[[ Exercise inputs, beginning ]]
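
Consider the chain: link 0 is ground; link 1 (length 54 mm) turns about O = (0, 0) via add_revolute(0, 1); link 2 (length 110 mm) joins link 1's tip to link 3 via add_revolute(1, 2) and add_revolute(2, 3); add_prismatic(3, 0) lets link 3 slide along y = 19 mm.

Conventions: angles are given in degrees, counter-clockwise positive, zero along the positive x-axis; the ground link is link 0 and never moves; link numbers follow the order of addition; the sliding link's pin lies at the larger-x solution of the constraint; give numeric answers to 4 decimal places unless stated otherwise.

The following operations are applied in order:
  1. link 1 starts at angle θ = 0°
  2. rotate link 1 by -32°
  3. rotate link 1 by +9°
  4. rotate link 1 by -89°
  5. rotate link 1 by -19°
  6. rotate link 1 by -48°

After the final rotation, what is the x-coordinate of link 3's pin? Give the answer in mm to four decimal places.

geometry: r = 54 mm, L = 110 mm, e = 19 mm; θ starts at 0°
rotate link 1 by -32°: θ ← 0° -32° = -32°
rotate link 1 by +9°: θ ← -32° +9° = -23°
rotate link 1 by -89°: θ ← -23° -89° = -112°
rotate link 1 by -19°: θ ← -112° -19° = -131°
rotate link 1 by -48°: θ ← -131° -48° = -179°
crank pin P = (r cos θ, r sin θ) = (-53.991776, -0.942430)
h = r sin θ − e = -0.942430 − 19 = -19.942430
x = r cos θ + √(L² − h²) = -53.991776 + 108.177167 = 54.185392

54.1854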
[[ Exercise inputs, end ]]
• _Exercise prompt_: Please report every line in the entries above that holds the string "order".

• _Answer section_:
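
Conventions: angles are given in degrees, counter-clockwise positive, zero along the positive x-axis; the ground link is link 0 and never moves; link numbers follow the order of addition; the sliding link's pin lies at the larger-x solution of the constraint; give numeric answers to 4 decimal places unless stated otherwise.
The following operations are applied in order: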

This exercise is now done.